## Input:
**********

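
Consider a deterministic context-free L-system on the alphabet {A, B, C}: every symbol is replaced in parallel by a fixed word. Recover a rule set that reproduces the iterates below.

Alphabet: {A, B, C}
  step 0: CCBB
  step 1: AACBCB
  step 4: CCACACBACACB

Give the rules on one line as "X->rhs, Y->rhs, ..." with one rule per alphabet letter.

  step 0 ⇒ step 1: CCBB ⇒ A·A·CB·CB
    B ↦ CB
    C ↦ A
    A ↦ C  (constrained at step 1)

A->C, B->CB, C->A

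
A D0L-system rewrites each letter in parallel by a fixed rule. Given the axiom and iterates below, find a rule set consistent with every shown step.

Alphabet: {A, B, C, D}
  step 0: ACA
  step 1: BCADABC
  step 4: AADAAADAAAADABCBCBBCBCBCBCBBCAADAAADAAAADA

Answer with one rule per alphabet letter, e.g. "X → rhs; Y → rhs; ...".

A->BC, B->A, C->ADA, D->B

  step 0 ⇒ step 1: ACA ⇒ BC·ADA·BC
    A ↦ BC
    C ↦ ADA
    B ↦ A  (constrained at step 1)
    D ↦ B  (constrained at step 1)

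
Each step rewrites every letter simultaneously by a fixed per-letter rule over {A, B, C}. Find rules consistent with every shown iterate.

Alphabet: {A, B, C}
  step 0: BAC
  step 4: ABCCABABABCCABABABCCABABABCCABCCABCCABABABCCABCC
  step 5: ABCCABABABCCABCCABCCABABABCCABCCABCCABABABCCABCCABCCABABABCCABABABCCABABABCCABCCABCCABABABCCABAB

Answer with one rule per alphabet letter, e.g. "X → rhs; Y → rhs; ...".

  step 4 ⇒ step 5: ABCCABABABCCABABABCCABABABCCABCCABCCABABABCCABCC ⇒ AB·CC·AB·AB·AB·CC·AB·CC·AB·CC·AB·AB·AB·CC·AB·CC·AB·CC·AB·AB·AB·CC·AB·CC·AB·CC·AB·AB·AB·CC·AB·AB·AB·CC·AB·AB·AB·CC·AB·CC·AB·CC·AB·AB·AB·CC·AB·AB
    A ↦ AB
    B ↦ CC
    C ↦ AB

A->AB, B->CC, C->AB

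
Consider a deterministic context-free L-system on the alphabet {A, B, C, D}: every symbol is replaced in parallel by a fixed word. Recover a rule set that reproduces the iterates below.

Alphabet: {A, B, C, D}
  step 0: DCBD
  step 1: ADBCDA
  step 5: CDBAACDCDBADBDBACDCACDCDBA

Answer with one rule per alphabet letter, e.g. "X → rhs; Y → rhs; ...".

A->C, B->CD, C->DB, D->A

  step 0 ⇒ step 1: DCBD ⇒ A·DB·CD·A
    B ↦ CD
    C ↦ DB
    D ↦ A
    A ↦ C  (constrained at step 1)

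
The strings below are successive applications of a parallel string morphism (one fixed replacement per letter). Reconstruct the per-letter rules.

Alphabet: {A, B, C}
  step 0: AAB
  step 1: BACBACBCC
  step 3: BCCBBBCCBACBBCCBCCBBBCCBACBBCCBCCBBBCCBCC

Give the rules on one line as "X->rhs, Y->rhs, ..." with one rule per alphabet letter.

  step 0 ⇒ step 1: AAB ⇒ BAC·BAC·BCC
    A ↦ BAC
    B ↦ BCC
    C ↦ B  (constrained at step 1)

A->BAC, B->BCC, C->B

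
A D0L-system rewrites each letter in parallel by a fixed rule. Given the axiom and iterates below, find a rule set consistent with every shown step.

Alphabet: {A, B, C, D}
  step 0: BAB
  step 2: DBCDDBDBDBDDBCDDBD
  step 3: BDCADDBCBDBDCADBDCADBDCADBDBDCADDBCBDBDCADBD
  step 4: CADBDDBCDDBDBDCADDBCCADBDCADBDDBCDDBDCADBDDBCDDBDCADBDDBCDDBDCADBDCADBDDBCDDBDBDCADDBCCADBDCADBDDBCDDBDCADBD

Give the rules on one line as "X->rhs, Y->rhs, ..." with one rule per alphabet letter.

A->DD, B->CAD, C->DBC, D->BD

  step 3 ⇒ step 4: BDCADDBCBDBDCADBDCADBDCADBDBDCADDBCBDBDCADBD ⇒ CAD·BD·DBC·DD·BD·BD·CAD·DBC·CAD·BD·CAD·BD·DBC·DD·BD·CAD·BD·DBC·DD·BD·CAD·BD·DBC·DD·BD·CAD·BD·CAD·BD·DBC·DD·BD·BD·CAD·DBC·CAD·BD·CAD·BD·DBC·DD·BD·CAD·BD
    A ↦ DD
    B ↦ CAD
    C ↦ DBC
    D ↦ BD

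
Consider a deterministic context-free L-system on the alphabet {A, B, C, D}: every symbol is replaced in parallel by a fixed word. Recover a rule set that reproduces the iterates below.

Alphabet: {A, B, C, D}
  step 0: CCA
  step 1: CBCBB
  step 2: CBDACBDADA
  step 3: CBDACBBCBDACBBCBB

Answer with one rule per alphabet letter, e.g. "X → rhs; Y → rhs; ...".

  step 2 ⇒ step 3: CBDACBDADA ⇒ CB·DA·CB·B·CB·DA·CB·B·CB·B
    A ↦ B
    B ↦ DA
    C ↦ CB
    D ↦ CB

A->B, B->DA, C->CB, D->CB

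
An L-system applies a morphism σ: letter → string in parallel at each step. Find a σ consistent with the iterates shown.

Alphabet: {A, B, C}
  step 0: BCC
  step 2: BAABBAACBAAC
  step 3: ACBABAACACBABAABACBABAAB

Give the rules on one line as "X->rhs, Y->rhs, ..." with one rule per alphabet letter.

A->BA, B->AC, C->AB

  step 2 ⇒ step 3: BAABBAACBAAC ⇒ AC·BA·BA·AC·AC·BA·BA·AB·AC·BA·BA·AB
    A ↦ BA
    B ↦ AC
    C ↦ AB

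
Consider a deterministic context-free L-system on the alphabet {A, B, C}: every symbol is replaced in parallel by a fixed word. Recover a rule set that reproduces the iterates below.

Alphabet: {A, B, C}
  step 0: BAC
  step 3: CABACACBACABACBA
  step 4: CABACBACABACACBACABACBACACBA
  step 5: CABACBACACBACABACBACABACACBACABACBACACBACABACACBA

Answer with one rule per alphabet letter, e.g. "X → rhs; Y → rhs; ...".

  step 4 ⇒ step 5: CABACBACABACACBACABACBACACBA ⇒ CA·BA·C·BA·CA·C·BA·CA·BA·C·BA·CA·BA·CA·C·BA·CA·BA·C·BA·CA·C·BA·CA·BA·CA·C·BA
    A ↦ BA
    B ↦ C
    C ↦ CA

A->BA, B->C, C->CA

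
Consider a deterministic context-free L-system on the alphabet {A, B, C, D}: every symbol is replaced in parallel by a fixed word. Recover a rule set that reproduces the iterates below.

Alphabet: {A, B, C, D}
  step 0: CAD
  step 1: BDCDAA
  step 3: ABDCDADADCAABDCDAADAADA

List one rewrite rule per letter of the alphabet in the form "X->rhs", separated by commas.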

**********

## Exercise details:
Return every record above exactly as written.

## Task answer:
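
Consider a deterministic context-free L-system on the alphabet {A, B, C}: every symbol is replaced in parallel by a fixed word. Recover a rule set that reproduces the iterates below.

Alphabet: {A, B, C}
  step 0: CCBB
  step 1: AACBCB
  step 4: CCACACBACACB

Give the rules on one line as "X->rhs, Y->rhs, ..." with one rule per alphabet letter.

  step 0 ⇒ step 1: CCBB ⇒ A·A·CB·CB
    B ↦ CB
    C ↦ A
    A ↦ C  (constrained at step 1)

A->C, B->CB, C->A

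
A D0L-system rewrites each letter in parallel by a fixed rule. Given the axiom and iterates below, find a rule set consistent with every shown step.

Alphabet: {A, B, C, D}
  step 0: ACA
  step 1: BCADABC
  step 4: AADAAADAAAADABCBCBBCBCBCBCBBCAADAAADAAAADA

Answer with one rule per alphabet letter, e.g. "X → rhs; Y → rhs; ...".

A->BC, B->A, C->ADA, D->B

  step 0 ⇒ step 1: ACA ⇒ BC·ADA·BC
    A ↦ BC
    C ↦ ADA
    B ↦ A  (constrained at step 1)
    D ↦ B  (constrained at step 1)

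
Each step rewrites every letter simultaneously by a fixed per-letter rule over {A, B, C}. Find rules consistent with every shown iterate.

Alphabet: {A, B, C}
  step 0: BAC
  step 4: ABCCABABABCCABABABCCABABABCCABCCABCCABABABCCABCC
  step 5: ABCCABABABCCABCCABCCABABABCCABCCABCCABABABCCABCCABCCABABABCCABABABCCABABABCCABCCABCCABABABCCABAB

Answer with one rule per alphabet letter, e.g. "X → rhs; Y → rhs; ...".

  step 4 ⇒ step 5: ABCCABABABCCABABABCCABABABCCABCCABCCABABABCCABCC ⇒ AB·CC·AB·AB·AB·CC·AB·CC·AB·CC·AB·AB·AB·CC·AB·CC·AB·CC·AB·AB·AB·CC·AB·CC·AB·CC·AB·AB·AB·CC·AB·AB·AB·CC·AB·AB·AB·CC·AB·CC·AB·CC·AB·AB·AB·CC·AB·AB
    A ↦ AB
    B ↦ CC
    C ↦ AB

A->AB, B->CC, C->AB

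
Consider a deterministic context-free L-system on the alphabet {A, B, C, D}: every symbol is replaced in parallel by a fixed word. Recover a rule set that reproduces the iterates below.

Alphabet: {A, B, C, D}
  step 0: DCBD
  step 1: ADBCDA
  step 5: CDBAACDCDBADBDBACDCACDCDBA

Answer with one rule per alphabet letter, e.g. "X → rhs; Y → rhs; ...".

A->C, B->CD, C->DB, D->A

  step 0 ⇒ step 1: DCBD ⇒ A·DB·CD·A
    B ↦ CD
    C ↦ DB
    D ↦ A
    A ↦ C  (constrained at step 1)

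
The strings below are successive applications of a parallel string morphism (one fixed replacement per letter). Reconstruct the per-letter rules.

Alphabet: {A, B, C}
  step 0: AAB
  step 1: BACBACBCC
  step 3: BCCBBBCCBACBBCCBCCBBBCCBACBBCCBCCBBBCCBCC

Give the rules on one line as "X->rhs, Y->rhs, ..." with one rule per alphabet letter.

  step 0 ⇒ step 1: AAB ⇒ BAC·BAC·BCC
    A ↦ BAC
    B ↦ BCC
    C ↦ B  (constrained at step 1)

A->BAC, B->BCC, C->B

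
A D0L-system rewrites each letter in parallel by a fixed rule. Given the axiom and iterates below, find a rule set consistent with every shown step.

Alphabet: {A, B, C, D}
  step 0: BAB
  step 2: DBCDDBDBDBDDBCDDBD
  step 3: BDCADDBCBDBDCADBDCADBDCADBDBDCADDBCBDBDCADBD
  step 4: CADBDDBCDDBDBDCADDBCCADBDCADBDDBCDDBDCADBDDBCDDBDCADBDDBCDDBDCADBDCADBDDBCDDBDBDCADDBCCADBDCADBDDBCDDBDCADBD

Give the rules on one line as "X->rhs, Y->rhs, ..." with one rule per alphabet letter.

A->DD, B->CAD, C->DBC, D->BD

  step 3 ⇒ step 4: BDCADDBCBDBDCADBDCADBDCADBDBDCADDBCBDBDCADBD ⇒ CAD·BD·DBC·DD·BD·BD·CAD·DBC·CAD·BD·CAD·BD·DBC·DD·BD·CAD·BD·DBC·DD·BD·CAD·BD·DBC·DD·BD·CAD·BD·CAD·BD·DBC·DD·BD·BD·CAD·DBC·CAD·BD·CAD·BD·DBC·DD·BD·CAD·BD
    A ↦ DD
    B ↦ CAD
    C ↦ DBC
    D ↦ BD

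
Consider a deterministic context-free L-system on the alphabet {A, B, C, D}: every symbol is replaced in parallel by a fixed word. Recover a rule set that reproduces the iterates below.

Alphabet: {A, B, C, D}
  step 0: CCA
  step 1: CBCBB
  step 2: CBDACBDADA
  step 3: CBDACBBCBDACBBCBB

Answer with one rule per alphabet letter, e.g. "X → rhs; Y → rhs; ...".

  step 2 ⇒ step 3: CBDACBDADA ⇒ CB·DA·CB·B·CB·DA·CB·B·CB·B
    A ↦ B
    B ↦ DA
    C ↦ CB
    D ↦ CB

A->B, B->DA, C->CB, D->CB

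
An L-system applies a morphism σ: letter → string in parallel at each step. Find a σ consistent with the iterates shown.

Alphabet: {A, B, C}
  step 0: BCC
  step 2: BAABBAACBAAC
  step 3: ACBABAACACBABAABACBABAAB

Give the rules on one line as "X->rhs, Y->rhs, ..." with one rule per alphabet letter.

A->BA, B->AC, C->AB

  step 2 ⇒ step 3: BAABBAACBAAC ⇒ AC·BA·BA·AC·AC·BA·BA·AB·AC·BA·BA·AB
    A ↦ BA
    B ↦ AC
    C ↦ AB

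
Consider a deterministic context-free L-system on the alphabet {A, B, C}: every symbol is replaced in parallel by a fixed word. Recover a rule set that reproduces the iterates below.

Alphabet: {A, B, C}
  step 0: BAC
  step 3: CABACACBACABACBA
  step 4: CABACBACABACACBACABACBACACBA
  step 5: CABACBACACBACABACBACABACACBACABACBACACBACABACACBA

Answer with one rule per alphabet letter, e.g. "X → rhs; Y → rhs; ...".

  step 4 ⇒ step 5: CABACBACABACACBACABACBACACBA ⇒ CA·BA·C·BA·CA·C·BA·CA·BA·C·BA·CA·BA·CA·C·BA·CA·BA·C·BA·CA·C·BA·CA·BA·CA·C·BA
    A ↦ BA
    B ↦ C
    C ↦ CA

A->BA, B->C, C->CA

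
Consider a deterministic context-free L-system on the alphabet {A, B, C, D}: every symbol is replaced in parallel by a fixed word. Recover a rule set that reproduces the iterates below.

Alphabet: {A, B, C, D}
  step 0: CAD
  step 1: BDCDAA
  step 3: ABDCDADADCAABDCDAADAADA

List one rewrite rule per letter of the alphabet in the form "X->rhs", separated by commas.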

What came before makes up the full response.